[Entries taken from a collection]
<<<<
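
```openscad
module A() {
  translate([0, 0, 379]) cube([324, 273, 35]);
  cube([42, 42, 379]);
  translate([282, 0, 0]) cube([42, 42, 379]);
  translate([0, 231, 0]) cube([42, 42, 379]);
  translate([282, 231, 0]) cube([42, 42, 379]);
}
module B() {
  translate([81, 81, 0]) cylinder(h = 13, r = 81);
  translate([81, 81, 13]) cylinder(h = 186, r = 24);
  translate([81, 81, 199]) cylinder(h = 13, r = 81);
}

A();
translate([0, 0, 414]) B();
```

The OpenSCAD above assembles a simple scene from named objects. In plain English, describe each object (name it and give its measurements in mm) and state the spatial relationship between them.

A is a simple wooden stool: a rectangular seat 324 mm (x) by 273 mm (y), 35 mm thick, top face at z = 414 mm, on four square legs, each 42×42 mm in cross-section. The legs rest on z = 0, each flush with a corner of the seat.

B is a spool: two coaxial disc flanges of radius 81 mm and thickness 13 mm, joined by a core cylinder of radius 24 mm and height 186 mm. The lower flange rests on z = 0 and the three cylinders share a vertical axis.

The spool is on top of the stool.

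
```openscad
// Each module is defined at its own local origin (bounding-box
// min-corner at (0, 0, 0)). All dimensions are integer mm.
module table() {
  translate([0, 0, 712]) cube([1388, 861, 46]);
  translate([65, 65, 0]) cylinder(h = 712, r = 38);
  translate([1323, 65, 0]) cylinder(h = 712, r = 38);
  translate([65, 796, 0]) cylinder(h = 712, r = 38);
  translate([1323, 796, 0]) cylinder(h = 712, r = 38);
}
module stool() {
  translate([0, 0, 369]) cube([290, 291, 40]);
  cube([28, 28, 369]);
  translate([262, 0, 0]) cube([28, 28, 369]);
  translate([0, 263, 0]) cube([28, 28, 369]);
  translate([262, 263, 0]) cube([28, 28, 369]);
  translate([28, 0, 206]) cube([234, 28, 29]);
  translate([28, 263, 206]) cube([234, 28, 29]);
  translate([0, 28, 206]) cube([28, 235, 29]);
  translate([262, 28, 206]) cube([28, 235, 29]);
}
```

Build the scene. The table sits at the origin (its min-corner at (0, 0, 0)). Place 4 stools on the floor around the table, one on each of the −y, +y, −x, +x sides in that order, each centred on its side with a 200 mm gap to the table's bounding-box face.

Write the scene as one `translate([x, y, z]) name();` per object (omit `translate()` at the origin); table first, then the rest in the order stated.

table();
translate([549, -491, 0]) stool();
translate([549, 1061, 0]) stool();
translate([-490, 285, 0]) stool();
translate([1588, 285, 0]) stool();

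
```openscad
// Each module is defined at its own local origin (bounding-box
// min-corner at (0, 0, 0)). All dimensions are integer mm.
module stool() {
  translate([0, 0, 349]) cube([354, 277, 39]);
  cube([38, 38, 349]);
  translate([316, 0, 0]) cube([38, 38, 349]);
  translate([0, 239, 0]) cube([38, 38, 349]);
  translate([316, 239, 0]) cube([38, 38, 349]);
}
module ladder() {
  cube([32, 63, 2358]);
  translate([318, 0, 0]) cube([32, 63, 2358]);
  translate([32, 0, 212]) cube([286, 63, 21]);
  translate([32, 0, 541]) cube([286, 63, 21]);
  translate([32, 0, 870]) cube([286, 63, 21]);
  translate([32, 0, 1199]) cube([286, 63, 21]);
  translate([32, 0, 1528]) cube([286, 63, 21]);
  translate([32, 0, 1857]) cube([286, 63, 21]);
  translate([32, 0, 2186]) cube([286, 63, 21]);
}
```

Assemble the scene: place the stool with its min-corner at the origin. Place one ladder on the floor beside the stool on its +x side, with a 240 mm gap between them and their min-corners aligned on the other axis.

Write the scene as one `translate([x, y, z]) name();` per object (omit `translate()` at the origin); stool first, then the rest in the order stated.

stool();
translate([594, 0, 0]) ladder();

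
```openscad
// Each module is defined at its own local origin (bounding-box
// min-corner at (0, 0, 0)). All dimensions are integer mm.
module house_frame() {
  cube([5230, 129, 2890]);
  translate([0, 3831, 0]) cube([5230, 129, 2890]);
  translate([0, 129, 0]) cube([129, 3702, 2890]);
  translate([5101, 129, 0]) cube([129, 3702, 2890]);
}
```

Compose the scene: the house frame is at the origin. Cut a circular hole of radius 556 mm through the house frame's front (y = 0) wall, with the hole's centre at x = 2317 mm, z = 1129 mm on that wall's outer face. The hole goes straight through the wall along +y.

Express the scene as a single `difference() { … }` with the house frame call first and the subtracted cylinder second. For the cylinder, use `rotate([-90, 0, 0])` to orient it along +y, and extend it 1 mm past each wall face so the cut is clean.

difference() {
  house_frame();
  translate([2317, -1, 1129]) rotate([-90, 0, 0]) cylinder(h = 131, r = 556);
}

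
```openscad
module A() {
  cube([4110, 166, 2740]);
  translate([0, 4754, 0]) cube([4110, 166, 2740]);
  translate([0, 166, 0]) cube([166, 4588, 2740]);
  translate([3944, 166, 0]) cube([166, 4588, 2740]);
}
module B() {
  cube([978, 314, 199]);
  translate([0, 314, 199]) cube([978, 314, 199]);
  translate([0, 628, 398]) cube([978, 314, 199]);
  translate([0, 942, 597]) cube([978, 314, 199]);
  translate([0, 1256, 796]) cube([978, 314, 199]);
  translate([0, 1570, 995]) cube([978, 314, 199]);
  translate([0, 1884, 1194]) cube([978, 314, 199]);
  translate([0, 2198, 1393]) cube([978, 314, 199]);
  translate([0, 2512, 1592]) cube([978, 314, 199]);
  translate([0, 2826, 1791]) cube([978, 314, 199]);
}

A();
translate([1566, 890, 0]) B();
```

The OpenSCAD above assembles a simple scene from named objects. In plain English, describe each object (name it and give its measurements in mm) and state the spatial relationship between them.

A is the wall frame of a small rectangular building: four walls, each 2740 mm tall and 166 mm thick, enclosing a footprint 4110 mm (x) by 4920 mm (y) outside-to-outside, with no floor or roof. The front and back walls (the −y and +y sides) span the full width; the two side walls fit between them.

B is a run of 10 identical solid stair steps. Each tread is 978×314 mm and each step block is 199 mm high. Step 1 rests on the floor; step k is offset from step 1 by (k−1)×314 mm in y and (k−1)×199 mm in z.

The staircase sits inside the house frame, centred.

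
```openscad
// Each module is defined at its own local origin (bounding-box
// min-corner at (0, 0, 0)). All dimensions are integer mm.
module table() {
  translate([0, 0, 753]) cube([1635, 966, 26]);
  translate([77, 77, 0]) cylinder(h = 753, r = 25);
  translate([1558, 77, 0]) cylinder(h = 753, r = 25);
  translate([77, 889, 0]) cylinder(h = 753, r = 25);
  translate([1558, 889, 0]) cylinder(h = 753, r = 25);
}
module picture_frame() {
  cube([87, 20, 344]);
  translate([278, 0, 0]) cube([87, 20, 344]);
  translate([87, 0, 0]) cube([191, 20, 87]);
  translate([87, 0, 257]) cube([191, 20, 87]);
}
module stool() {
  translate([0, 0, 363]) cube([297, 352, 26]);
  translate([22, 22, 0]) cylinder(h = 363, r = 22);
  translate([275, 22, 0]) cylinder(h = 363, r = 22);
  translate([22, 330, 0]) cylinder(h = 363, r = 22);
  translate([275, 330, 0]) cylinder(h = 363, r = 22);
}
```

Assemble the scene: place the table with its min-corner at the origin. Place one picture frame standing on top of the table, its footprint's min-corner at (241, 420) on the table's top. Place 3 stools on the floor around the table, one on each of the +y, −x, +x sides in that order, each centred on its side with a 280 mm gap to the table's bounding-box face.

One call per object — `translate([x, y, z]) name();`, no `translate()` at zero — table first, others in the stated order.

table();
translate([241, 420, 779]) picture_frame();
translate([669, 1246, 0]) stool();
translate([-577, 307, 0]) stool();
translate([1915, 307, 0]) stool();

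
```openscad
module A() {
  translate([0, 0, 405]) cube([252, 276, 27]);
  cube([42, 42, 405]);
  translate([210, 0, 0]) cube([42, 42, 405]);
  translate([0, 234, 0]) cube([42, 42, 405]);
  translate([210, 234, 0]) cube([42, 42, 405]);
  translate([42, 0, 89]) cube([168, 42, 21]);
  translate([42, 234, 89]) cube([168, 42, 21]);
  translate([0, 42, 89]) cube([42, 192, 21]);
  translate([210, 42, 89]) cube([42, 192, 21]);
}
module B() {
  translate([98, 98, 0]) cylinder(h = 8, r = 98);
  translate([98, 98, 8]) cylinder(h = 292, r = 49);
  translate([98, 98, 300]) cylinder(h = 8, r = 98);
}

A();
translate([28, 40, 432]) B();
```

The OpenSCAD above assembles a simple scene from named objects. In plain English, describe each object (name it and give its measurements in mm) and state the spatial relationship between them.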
>>>>
*Task details*: State the number of lines in the preceding data that contain the word "stools", and nothing besides.

*Task output*: 2